[Opening RECORDS TO USE section]

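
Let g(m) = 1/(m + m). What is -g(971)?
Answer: -1/1942 ≈ -0.00051493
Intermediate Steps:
g(m) = 1/(2*m)
-g(971) = -1/(2*971) = -1*1/1942 = -1/1942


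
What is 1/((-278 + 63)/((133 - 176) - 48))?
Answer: 91/215 ≈ 0.42326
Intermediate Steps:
1/((-278 + 63)/((133 - 176) - 48)) = 1/(-215/(-43 - 48)) = 1/(-215/(-91)) = 1/(-215*(-1/91)) = 1/(215/91) = 91/215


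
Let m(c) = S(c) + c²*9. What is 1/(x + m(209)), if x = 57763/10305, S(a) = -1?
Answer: 10305/4051241803 ≈ 2.5437e-6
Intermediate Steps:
m(c) = -1 + 9*c² (m(c) = -1 + c²*9 = -1 + 9*c²)
x = 57763/10305 (x = 57763*(1/10305) = 57763/10305 ≈ 5.6053)
1/(x + m(209)) = 1/(57763/10305 + (-1 + 9*209²)) = 1/(57763/10305 + (-1 + 9*43681)) = 1/(57763/10305 + (-1 + 393129)) = 1/(57763/10305 + 393128) = 1/(4051241803/10305) = 10305/4051241803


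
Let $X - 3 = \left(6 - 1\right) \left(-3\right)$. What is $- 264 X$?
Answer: $3168$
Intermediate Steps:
$X = -12$ ($X = 3 + \left(6 - 1\right) \left(-3\right) = 3 + 5 \left(-3\right) = 3 - 15 = -12$)
$- 264 X = \left(-264\right) \left(-12\right) = 3168$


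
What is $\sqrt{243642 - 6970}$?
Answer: $344 \sqrt{2} \approx 486.49$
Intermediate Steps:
$\sqrt{243642 - 6970} = \sqrt{236672} = 344 \sqrt{2}$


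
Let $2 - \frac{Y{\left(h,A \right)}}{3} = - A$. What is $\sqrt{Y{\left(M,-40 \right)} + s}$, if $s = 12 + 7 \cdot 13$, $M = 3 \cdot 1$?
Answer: $i \sqrt{11} \approx 3.3166 i$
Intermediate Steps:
$M = 3$
$Y{\left(h,A \right)} = 6 + 3 A$ ($Y{\left(h,A \right)} = 6 - 3 \left(- A\right) = 6 + 3 A$)
$s = 103$ ($s = 12 + 91 = 103$)
$\sqrt{Y{\left(M,-40 \right)} + s} = \sqrt{\left(6 + 3 \left(-40\right)\right) + 103} = \sqrt{\left(6 - 120\right) + 103} = \sqrt{-114 + 103} = \sqrt{-11} = i \sqrt{11}$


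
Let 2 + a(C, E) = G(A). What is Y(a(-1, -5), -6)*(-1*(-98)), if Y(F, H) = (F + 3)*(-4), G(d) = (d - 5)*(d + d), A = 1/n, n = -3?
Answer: -16072/9 ≈ -1785.8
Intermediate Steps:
A = -⅓ (A = 1/(-3) = -⅓ ≈ -0.33333)
G(d) = 2*d*(-5 + d) (G(d) = (-5 + d)*(2*d) = 2*d*(-5 + d))
a(C, E) = 14/9 (a(C, E) = -2 + 2*(-⅓)*(-5 - ⅓) = -2 + 2*(-⅓)*(-16/3) = -2 + 32/9 = 14/9)
Y(F, H) = -12 - 4*F (Y(F, H) = (3 + F)*(-4) = -12 - 4*F)
Y(a(-1, -5), -6)*(-1*(-98)) = (-12 - 4*14/9)*(-1*(-98)) = (-12 - 56/9)*98 = -164/9*98 = -16072/9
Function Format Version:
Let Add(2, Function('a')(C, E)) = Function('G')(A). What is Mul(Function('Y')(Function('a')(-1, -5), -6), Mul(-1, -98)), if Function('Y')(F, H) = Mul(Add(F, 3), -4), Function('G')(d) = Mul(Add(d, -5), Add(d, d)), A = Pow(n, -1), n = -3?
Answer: Rational(-16072, 9) ≈ -1785.8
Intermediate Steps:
A = Rational(-1, 3) (A = Pow(-3, -1) = Rational(-1, 3) ≈ -0.33333)
Function('G')(d) = Mul(2, d, Add(-5, d)) (Function('G')(d) = Mul(Add(-5, d), Mul(2, d)) = Mul(2, d, Add(-5, d)))
Function('a')(C, E) = Rational(14, 9) (Function('a')(C, E) = Add(-2, Mul(2, Rational(-1, 3), Add(-5, Rational(-1, 3)))) = Add(-2, Mul(2, Rational(-1, 3), Rational(-16, 3))) = Add(-2, Rational(32, 9)) = Rational(14, 9))
Function('Y')(F, H) = Add(-12, Mul(-4, F)) (Function('Y')(F, H) = Mul(Add(3, F), -4) = Add(-12, Mul(-4, F)))
Mul(Function('Y')(Function('a')(-1, -5), -6), Mul(-1, -98)) = Mul(Add(-12, Mul(-4, Rational(14, 9))), Mul(-1, -98)) = Mul(Add(-12, Rational(-56, 9)), 98) = Mul(Rational(-164, 9), 98) = Rational(-16072, 9)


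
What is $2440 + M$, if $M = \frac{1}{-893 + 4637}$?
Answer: $\frac{9135361}{3744} \approx 2440.0$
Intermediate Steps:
$M = \frac{1}{3744} \approx 0.00026709$
$2440 + M = 2440 + \frac{1}{3744} = \frac{9135361}{3744}$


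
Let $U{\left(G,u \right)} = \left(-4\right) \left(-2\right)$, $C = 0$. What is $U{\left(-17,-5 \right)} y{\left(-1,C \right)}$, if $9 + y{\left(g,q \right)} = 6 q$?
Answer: $-72$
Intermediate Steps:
$y{\left(g,q \right)} = -9 + 6 q$
$U{\left(G,u \right)} = 8$
$U{\left(-17,-5 \right)} y{\left(-1,C \right)} = 8 \left(-9 + 6 \cdot 0\right) = 8 \left(-9 + 0\right) = 8 \left(-9\right) = -72$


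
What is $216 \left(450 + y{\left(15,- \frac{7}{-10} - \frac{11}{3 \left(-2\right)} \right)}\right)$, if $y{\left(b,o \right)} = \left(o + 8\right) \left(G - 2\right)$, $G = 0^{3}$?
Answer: $\frac{463248}{5} \approx 92650.0$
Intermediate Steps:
$G = 0$
$y{\left(b,o \right)} = -16 - 2 o$ ($y{\left(b,o \right)} = \left(o + 8\right) \left(0 - 2\right) = \left(8 + o\right) \left(-2\right) = -16 - 2 o$)
$216 \left(450 + y{\left(15,- \frac{7}{-10} - \frac{11}{3 \left(-2\right)} \right)}\right) = 216 \left(450 - \left(16 + 2 \left(- \frac{7}{-10} - \frac{11}{3 \left(-2\right)}\right)\right)\right) = 216 \left(450 - \left(16 + 2 \left(\left(-7\right) \left(- \frac{1}{10}\right) - \frac{11}{-6}\right)\right)\right) = 216 \left(450 - \left(16 + 2 \left(\frac{7}{10} - - \frac{11}{6}\right)\right)\right) = 216 \left(450 - \left(16 + 2 \left(\frac{7}{10} + \frac{11}{6}\right)\right)\right) = 216 \left(450 - \frac{316}{15}\right) = 216 \cdot \frac{6434}{15} = \frac{463248}{5}$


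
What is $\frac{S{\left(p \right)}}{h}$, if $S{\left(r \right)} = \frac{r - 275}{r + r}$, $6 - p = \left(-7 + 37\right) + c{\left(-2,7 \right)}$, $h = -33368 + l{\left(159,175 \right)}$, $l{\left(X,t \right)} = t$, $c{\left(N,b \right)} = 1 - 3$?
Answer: $- \frac{27}{132772} \approx -0.00020336$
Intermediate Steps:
$c{\left(N,b \right)} = -2$ ($c{\left(N,b \right)} = 1 - 3 = -2$)
$h = -33193$ ($h = -33368 + 175 = -33193$)
$p = -22$ ($p = 6 - \left(\left(-7 + 37\right) - 2\right) = 6 - \left(30 - 2\right) = 6 - 28 = -22$)
$S{\left(r \right)} = \frac{-275 + r}{2 r}$
$\frac{S{\left(p \right)}}{h} = \frac{\frac{1}{2} \frac{1}{-22} \left(-275 - 22\right)}{-33193} = \frac{1}{2} \left(- \frac{1}{22}\right) \left(-297\right) \left(- \frac{1}{33193}\right) = \frac{27}{4} \left(- \frac{1}{33193}\right) = - \frac{27}{132772}$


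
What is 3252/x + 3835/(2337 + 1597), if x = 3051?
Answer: 8164651/4000878 ≈ 2.0407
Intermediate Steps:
3252/x + 3835/(2337 + 1597) = 3252/3051 + 3835/(2337 + 1597) = 3252*(1/3051) + 3835/3934 = 1084/1017 + 3835*(1/3934) = 1084/1017 + 3835/3934 = 8164651/4000878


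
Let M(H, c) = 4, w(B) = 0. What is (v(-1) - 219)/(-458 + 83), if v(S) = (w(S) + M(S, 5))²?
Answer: 203/375 ≈ 0.54133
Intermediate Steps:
v(S) = 16 (v(S) = (0 + 4)² = 4² = 16)
(v(-1) - 219)/(-458 + 83) = (16 - 219)/(-458 + 83) = -203/(-375) = -203*(-1/375) = 203/375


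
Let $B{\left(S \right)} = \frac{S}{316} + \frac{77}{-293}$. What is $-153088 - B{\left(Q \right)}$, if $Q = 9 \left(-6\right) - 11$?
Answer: $- \frac{14174068367}{92588} \approx -1.5309 \cdot 10^{5}$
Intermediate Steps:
$Q = -65$ ($Q = -54 - 11 = -65$)
$B{\left(S \right)} = - \frac{77}{293} + \frac{S}{316}$ ($B{\left(S \right)} = S \frac{1}{316} + 77 \left(- \frac{1}{293}\right) = \frac{S}{316} - \frac{77}{293} = - \frac{77}{293} + \frac{S}{316}$)
$-153088 - B{\left(Q \right)} = -153088 - \left(- \frac{77}{293} + \frac{1}{316} \left(-65\right)\right) = -153088 - \left(- \frac{77}{293} - \frac{65}{316}\right) = -153088 - - \frac{43377}{92588} = -153088 + \frac{43377}{92588} = - \frac{14174068367}{92588}$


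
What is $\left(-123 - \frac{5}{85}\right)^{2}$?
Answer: $\frac{4376464}{289} \approx 15143.0$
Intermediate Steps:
$\left(-123 - \frac{5}{85}\right)^{2} = \left(-123 - \frac{1}{17}\right)^{2} = \left(- \frac{2092}{17}\right)^{2} = \frac{4376464}{289}$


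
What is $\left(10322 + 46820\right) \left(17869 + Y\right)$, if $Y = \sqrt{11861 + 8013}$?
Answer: $1021070398 + 57142 \sqrt{19874} \approx 1.0291 \cdot 10^{9}$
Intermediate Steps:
$Y = \sqrt{19874} \approx 140.98$
$\left(10322 + 46820\right) \left(17869 + Y\right) = \left(10322 + 46820\right) \left(17869 + \sqrt{19874}\right) = 57142 \left(17869 + \sqrt{19874}\right) = 1021070398 + 57142 \sqrt{19874}$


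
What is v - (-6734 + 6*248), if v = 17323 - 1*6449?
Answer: 16120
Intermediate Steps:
v = 10874 (v = 17323 - 6449 = 10874)
v - (-6734 + 6*248) = 10874 - (-6734 + 6*248) = 10874 - (-6734 + 1488) = 10874 - 1*(-5246) = 10874 + 5246 = 16120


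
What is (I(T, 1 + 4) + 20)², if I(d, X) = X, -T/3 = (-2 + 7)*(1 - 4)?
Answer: 625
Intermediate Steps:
T = 45 (T = -3*(-2 + 7)*(1 - 4) = -15*(-3) = -3*(-15) = 45)
(I(T, 1 + 4) + 20)² = ((1 + 4) + 20)² = (5 + 20)² = 25² = 625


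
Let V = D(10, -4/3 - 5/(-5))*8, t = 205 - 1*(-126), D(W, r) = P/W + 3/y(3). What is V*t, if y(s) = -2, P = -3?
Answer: -23832/5 ≈ -4766.4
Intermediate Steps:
D(W, r) = -3/2 - 3/W (D(W, r) = -3/W + 3/(-2) = -3/W + 3*(-1/2) = -3/W - 3/2 = -3/2 - 3/W)
t = 331 (t = 205 + 126 = 331)
V = -72/5 (V = (-3/2 - 3/10)*8 = -9/5*8 = -72/5 ≈ -14.400)
V*t = -72/5*331 = -23832/5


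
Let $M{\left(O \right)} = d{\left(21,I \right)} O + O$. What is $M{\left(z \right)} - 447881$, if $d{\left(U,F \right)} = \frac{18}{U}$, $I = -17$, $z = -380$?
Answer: $- \frac{3140107}{7} \approx -4.4859 \cdot 10^{5}$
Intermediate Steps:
$M{\left(O \right)} = \frac{13 O}{7}$ ($M{\left(O \right)} = \frac{18}{21} O + O = 18 \cdot \frac{1}{21} O + O = \frac{6 O}{7} + O = \frac{13 O}{7}$)
$M{\left(z \right)} - 447881 = \frac{13}{7} \left(-380\right) - 447881 = - \frac{4940}{7} - 447881 = - \frac{3140107}{7}$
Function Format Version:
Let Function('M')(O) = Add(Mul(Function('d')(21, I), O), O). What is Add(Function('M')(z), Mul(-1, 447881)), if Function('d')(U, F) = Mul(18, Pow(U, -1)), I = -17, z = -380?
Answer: Rational(-3140107, 7) ≈ -4.4859e+5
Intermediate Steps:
Function('M')(O) = Mul(Rational(13, 7), O) (Function('M')(O) = Add(Mul(Mul(18, Pow(21, -1)), O), O) = Add(Mul(Mul(18, Rational(1, 21)), O), O) = Add(Mul(Rational(6, 7), O), O) = Mul(Rational(13, 7), O))
Add(Function('M')(z), Mul(-1, 447881)) = Add(Mul(Rational(13, 7), -380), Mul(-1, 447881)) = Add(Rational(-4940, 7), -447881) = Rational(-3140107, 7)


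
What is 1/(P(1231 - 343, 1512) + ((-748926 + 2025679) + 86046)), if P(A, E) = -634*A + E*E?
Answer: 1/3085951 ≈ 3.2405e-7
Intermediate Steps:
P(A, E) = E² - 634*A (P(A, E) = -634*A + E² = E² - 634*A)
1/(P(1231 - 343, 1512) + ((-748926 + 2025679) + 86046)) = 1/((1512² - 634*(1231 - 343)) + ((-748926 + 2025679) + 86046)) = 1/((2286144 - 634*888) + (1276753 + 86046)) = 1/((2286144 - 562992) + 1362799) = 1/(1723152 + 1362799) = 1/3085951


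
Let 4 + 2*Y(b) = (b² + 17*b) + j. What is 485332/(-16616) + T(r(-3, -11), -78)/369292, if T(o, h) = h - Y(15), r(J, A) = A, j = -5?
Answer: -4073509865/139458088 ≈ -29.210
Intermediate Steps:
Y(b) = -9/2 + b²/2 + 17*b/2 (Y(b) = -2 + ((b² + 17*b) - 5)/2 = -2 + (-5 + b² + 17*b)/2 = -2 + (-5/2 + b²/2 + 17*b/2) = -9/2 + b²/2 + 17*b/2)
T(o, h) = -471/2 + h (T(o, h) = h - (-9/2 + (½)*15² + (17/2)*15) = h - (-9/2 + (½)*225 + 255/2) = h - (-9/2 + 225/2 + 255/2) = h - 1*471/2 = h - 471/2 = -471/2 + h)
485332/(-16616) + T(r(-3, -11), -78)/369292 = 485332/(-16616) + (-471/2 - 78)/369292 = 485332*(-1/16616) - 627/2*1/369292 = -121333/4154 - 57/67144 = -4073509865/139458088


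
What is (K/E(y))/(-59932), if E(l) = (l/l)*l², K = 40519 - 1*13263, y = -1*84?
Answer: -3407/52860024 ≈ -6.4453e-5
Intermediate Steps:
y = -84
K = 27256 (K = 40519 - 13263 = 27256)
E(l) = l² (E(l) = 1*l² = l²)
(K/E(y))/(-59932) = (27256/((-84)²))/(-59932) = (27256/7056)*(-1/59932) = (27256*(1/7056))*(-1/59932) = (3407/882)*(-1/59932) = -3407/52860024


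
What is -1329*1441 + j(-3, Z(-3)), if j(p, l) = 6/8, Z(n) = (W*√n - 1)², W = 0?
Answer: -7660353/4 ≈ -1.9151e+6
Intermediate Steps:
Z(n) = 1 (Z(n) = (0*√n - 1)² = (0 - 1)² = (-1)² = 1)
j(p, l) = ¾ (j(p, l) = 6*(⅛) = ¾)
-1329*1441 + j(-3, Z(-3)) = -1329*1441 + ¾ = -1915089 + ¾ = -7660353/4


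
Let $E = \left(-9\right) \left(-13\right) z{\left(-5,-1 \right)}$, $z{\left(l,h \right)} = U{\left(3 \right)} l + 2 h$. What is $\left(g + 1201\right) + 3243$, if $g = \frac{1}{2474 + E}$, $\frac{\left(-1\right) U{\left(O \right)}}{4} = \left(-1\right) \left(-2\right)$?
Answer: $\frac{30752481}{6920} \approx 4444.0$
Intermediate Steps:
$U{\left(O \right)} = -8$ ($U{\left(O \right)} = - 4 \left(\left(-1\right) \left(-2\right)\right) = \left(-4\right) 2 = -8$)
$z{\left(l,h \right)} = - 8 l + 2 h$
$E = 4446$ ($E = \left(-9\right) \left(-13\right) \left(\left(-8\right) \left(-5\right) + 2 \left(-1\right)\right) = 117 \left(40 - 2\right) = 117 \cdot 38 = 4446$)
$g = \frac{1}{6920}$ ($g = \frac{1}{2474 + 4446} = \frac{1}{6920} \approx 0.00014451$)
$\left(g + 1201\right) + 3243 = \left(\frac{1}{6920} + 1201\right) + 3243 = \frac{8310921}{6920} + 3243 = \frac{30752481}{6920}$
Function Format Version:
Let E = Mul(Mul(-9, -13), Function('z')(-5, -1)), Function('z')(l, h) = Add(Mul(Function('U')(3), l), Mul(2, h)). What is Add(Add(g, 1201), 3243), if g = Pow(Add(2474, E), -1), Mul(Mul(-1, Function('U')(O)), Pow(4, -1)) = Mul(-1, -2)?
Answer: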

[Closing RECORDS TO USE section]

# WHAT THE TASK ASKS:
Using the data above, repeat exactly the lines that begin at the line with "Answer: -3407/52860024 ≈ -6.4453e-5" and end at the line with "Answer: -7660353/4 ≈ -1.9151e+6", both ends included.

# FINAL ANSWER:
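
Answer: -3407/52860024 ≈ -6.4453e-5
Intermediate Steps:
y = -84
K = 27256 (K = 40519 - 13263 = 27256)
E(l) = l² (E(l) = 1*l² = l²)
(K/E(y))/(-59932) = (27256/((-84)²))/(-59932) = (27256/7056)*(-1/59932) = (27256*(1/7056))*(-1/59932) = (3407/882)*(-1/59932) = -3407/52860024


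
What is -1329*1441 + j(-3, Z(-3)), if j(p, l) = 6/8, Z(n) = (W*√n - 1)², W = 0?
Answer: -7660353/4 ≈ -1.9151e+6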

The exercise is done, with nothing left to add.